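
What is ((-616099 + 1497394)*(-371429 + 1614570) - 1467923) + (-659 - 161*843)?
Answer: 1095572343290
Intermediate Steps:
((-616099 + 1497394)*(-371429 + 1614570) - 1467923) + (-659 - 161*843) = (881295*1243141 - 1467923) + (-659 - 135723) = (1095573947595 - 1467923) - 136382 = 1095572479672 - 136382 = 1095572343290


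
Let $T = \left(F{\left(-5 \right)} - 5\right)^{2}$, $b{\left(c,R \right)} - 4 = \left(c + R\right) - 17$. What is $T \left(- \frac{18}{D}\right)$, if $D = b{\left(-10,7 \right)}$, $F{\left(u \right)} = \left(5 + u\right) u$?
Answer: $\frac{225}{8} \approx 28.125$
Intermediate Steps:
$F{\left(u \right)} = u \left(5 + u\right)$
$b{\left(c,R \right)} = -13 + R + c$ ($b{\left(c,R \right)} = 4 - \left(17 - R - c\right) = 4 + \left(-17 + R + c\right) = -13 + R + c$)
$D = -16$ ($D = -13 + 7 - 10 = -16$)
$T = 25$ ($T = \left(- 5 \left(5 - 5\right) - 5\right)^{2} = \left(\left(-5\right) 0 - 5\right)^{2} = \left(0 - 5\right)^{2} = \left(-5\right)^{2} = 25$)
$T \left(- \frac{18}{D}\right) = 25 \left(- \frac{18}{-16}\right) = 25 \left(\left(-18\right) \left(- \frac{1}{16}\right)\right) = 25 \cdot \frac{9}{8} = \frac{225}{8}$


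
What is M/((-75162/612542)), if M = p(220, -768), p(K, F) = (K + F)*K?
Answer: 36924031760/37581 ≈ 9.8252e+5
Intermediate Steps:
p(K, F) = K*(F + K) (p(K, F) = (F + K)*K = K*(F + K))
M = -120560 (M = 220*(-768 + 220) = 220*(-548) = -120560)
M/((-75162/612542)) = -120560/((-75162/612542)) = -120560/((-75162*1/612542)) = -120560/(-37581/306271) = -120560*(-306271/37581) = 36924031760/37581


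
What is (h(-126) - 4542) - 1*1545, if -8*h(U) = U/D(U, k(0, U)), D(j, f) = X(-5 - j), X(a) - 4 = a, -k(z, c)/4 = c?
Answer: -3043437/500 ≈ -6086.9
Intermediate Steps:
k(z, c) = -4*c
X(a) = 4 + a
D(j, f) = -1 - j (D(j, f) = 4 + (-5 - j) = -1 - j)
h(U) = -U/(8*(-1 - U))
(h(-126) - 4542) - 1*1545 = ((⅛)*(-126)/(1 - 126) - 4542) - 1*1545 = ((⅛)*(-126)/(-125) - 4542) - 1545 = ((⅛)*(-126)*(-1/125) - 4542) - 1545 = (63/500 - 4542) - 1545 = -2270937/500 - 1545 = -3043437/500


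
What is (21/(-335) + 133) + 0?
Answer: 44534/335 ≈ 132.94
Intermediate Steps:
(21/(-335) + 133) + 0 = (21*(-1/335) + 133) + 0 = (-21/335 + 133) + 0 = 44534/335 + 0 = 44534/335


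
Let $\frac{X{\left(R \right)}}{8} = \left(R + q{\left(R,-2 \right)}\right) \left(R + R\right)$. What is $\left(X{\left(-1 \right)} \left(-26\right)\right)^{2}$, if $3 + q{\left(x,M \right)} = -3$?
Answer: $8479744$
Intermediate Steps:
$q{\left(x,M \right)} = -6$ ($q{\left(x,M \right)} = -3 - 3 = -6$)
$X{\left(R \right)} = 16 R \left(-6 + R\right)$ ($X{\left(R \right)} = 8 \left(R - 6\right) \left(R + R\right) = 8 \left(-6 + R\right) 2 R = 8 \cdot 2 R \left(-6 + R\right) = 16 R \left(-6 + R\right)$)
$\left(X{\left(-1 \right)} \left(-26\right)\right)^{2} = \left(16 \left(-1\right) \left(-6 - 1\right) \left(-26\right)\right)^{2} = \left(16 \left(-1\right) \left(-7\right) \left(-26\right)\right)^{2} = \left(112 \left(-26\right)\right)^{2} = \left(-2912\right)^{2} = 8479744$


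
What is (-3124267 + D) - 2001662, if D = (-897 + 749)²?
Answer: -5104025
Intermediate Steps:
D = 21904 (D = (-148)² = 21904)
(-3124267 + D) - 2001662 = (-3124267 + 21904) - 2001662 = -3102363 - 2001662 = -5104025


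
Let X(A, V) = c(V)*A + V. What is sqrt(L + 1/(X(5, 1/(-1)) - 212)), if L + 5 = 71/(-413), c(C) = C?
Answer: I*sqrt(41961336074)/90034 ≈ 2.2752*I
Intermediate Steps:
X(A, V) = V + A*V (X(A, V) = V*A + V = A*V + V = V + A*V)
L = -2136/413 (L = -5 + 71/(-413) = -5 + 71*(-1/413) = -5 - 71/413 = -2136/413 ≈ -5.1719)
sqrt(L + 1/(X(5, 1/(-1)) - 212)) = sqrt(-2136/413 + 1/((1 + 5)/(-1) - 212)) = sqrt(-2136/413 + 1/(-1*6 - 212)) = sqrt(-2136/413 + 1/(-6 - 212)) = sqrt(-2136/413 + 1/(-218)) = sqrt(-2136/413 - 1/218) = sqrt(-466061/90034) = I*sqrt(41961336074)/90034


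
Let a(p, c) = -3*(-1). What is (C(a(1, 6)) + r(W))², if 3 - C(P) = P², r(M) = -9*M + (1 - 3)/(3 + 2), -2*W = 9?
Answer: 116281/100 ≈ 1162.8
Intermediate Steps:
W = -9/2 (W = -½*9 = -9/2 ≈ -4.5000)
a(p, c) = 3
r(M) = -⅖ - 9*M (r(M) = -9*M - 2/5 = -9*M - 2*⅕ = -9*M - ⅖ = -⅖ - 9*M)
C(P) = 3 - P²
(C(a(1, 6)) + r(W))² = ((3 - 1*3²) + (-⅖ - 9*(-9/2)))² = ((3 - 1*9) + (-⅖ + 81/2))² = ((3 - 9) + 401/10)² = (-6 + 401/10)² = (341/10)² = 116281/100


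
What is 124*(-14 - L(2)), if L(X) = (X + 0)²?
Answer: -2232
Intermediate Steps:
L(X) = X²
124*(-14 - L(2)) = 124*(-14 - 1*2²) = 124*(-14 - 1*4) = 124*(-14 - 4) = 124*(-18) = -2232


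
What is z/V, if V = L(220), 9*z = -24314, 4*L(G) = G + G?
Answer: -12157/495 ≈ -24.560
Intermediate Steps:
L(G) = G/2 (L(G) = (G + G)/4 = (2*G)/4 = G/2)
z = -24314/9 (z = (1/9)*(-24314) = -24314/9 ≈ -2701.6)
V = 110 (V = (1/2)*220 = 110)
z/V = -24314/9/110 = -24314/9*1/110 = -12157/495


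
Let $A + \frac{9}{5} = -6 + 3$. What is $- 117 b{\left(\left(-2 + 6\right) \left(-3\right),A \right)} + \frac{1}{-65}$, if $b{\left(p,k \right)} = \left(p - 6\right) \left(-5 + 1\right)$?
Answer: $- \frac{547561}{65} \approx -8424.0$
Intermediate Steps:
$A = - \frac{24}{5}$ ($A = - \frac{9}{5} + \left(-6 + 3\right) = - \frac{9}{5} - 3 = - \frac{24}{5} \approx -4.8$)
$b{\left(p,k \right)} = 24 - 4 p$ ($b{\left(p,k \right)} = \left(-6 + p\right) \left(-4\right) = 24 - 4 p$)
$- 117 b{\left(\left(-2 + 6\right) \left(-3\right),A \right)} + \frac{1}{-65} = - 117 \left(24 - 4 \left(-2 + 6\right) \left(-3\right)\right) + \frac{1}{-65} = - 117 \left(24 - 4 \cdot 4 \left(-3\right)\right) - \frac{1}{65} = - 117 \left(24 - -48\right) - \frac{1}{65} = - 117 \left(24 + 48\right) - \frac{1}{65} = \left(-117\right) 72 - \frac{1}{65} = -8424 - \frac{1}{65} = - \frac{547561}{65}$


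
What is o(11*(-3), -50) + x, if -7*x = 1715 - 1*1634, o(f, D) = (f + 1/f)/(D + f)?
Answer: -214229/19173 ≈ -11.173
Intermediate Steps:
o(f, D) = (f + 1/f)/(D + f)
x = -81/7 (x = -(1715 - 1*1634)/7 = -(1715 - 1634)/7 = -1/7*81 = -81/7 ≈ -11.571)
o(11*(-3), -50) + x = (1 + (11*(-3))**2)/(((11*(-3)))*(-50 + 11*(-3))) - 81/7 = (1 + (-33)**2)/((-33)*(-50 - 33)) - 81/7 = -1/33*(1 + 1089)/(-83) - 81/7 = -1/33*(-1/83)*1090 - 81/7 = 1090/2739 - 81/7 = -214229/19173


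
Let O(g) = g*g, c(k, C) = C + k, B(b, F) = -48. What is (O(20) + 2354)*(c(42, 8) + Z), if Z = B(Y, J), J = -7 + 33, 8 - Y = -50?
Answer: 5508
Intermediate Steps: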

» Task to carry out:
Could you please retype the lines from the start of the data through the line with "Answer: -3043437/500 ≈ -6086.9", both included, and nothing else?

» Completed exercise:
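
What is ((-616099 + 1497394)*(-371429 + 1614570) - 1467923) + (-659 - 161*843)?
Answer: 1095572343290
Intermediate Steps:
((-616099 + 1497394)*(-371429 + 1614570) - 1467923) + (-659 - 161*843) = (881295*1243141 - 1467923) + (-659 - 135723) = (1095573947595 - 1467923) - 136382 = 1095572479672 - 136382 = 1095572343290


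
Let $T = \left(F{\left(-5 \right)} - 5\right)^{2}$, $b{\left(c,R \right)} - 4 = \left(c + R\right) - 17$. What is $T \left(- \frac{18}{D}\right)$, if $D = b{\left(-10,7 \right)}$, $F{\left(u \right)} = \left(5 + u\right) u$?
Answer: $\frac{225}{8} \approx 28.125$
Intermediate Steps:
$F{\left(u \right)} = u \left(5 + u\right)$
$b{\left(c,R \right)} = -13 + R + c$ ($b{\left(c,R \right)} = 4 - \left(17 - R - c\right) = 4 + \left(-17 + R + c\right) = -13 + R + c$)
$D = -16$ ($D = -13 + 7 - 10 = -16$)
$T = 25$ ($T = \left(- 5 \left(5 - 5\right) - 5\right)^{2} = \left(\left(-5\right) 0 - 5\right)^{2} = \left(0 - 5\right)^{2} = \left(-5\right)^{2} = 25$)
$T \left(- \frac{18}{D}\right) = 25 \left(- \frac{18}{-16}\right) = 25 \left(\left(-18\right) \left(- \frac{1}{16}\right)\right) = 25 \cdot \frac{9}{8} = \frac{225}{8}$


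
What is M/((-75162/612542)), if M = p(220, -768), p(K, F) = (K + F)*K?
Answer: 36924031760/37581 ≈ 9.8252e+5
Intermediate Steps:
p(K, F) = K*(F + K) (p(K, F) = (F + K)*K = K*(F + K))
M = -120560 (M = 220*(-768 + 220) = 220*(-548) = -120560)
M/((-75162/612542)) = -120560/((-75162/612542)) = -120560/((-75162*1/612542)) = -120560/(-37581/306271) = -120560*(-306271/37581) = 36924031760/37581


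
What is (h(-126) - 4542) - 1*1545, if -8*h(U) = U/D(U, k(0, U)), D(j, f) = X(-5 - j), X(a) - 4 = a, -k(z, c)/4 = c?
Answer: -3043437/500 ≈ -6086.9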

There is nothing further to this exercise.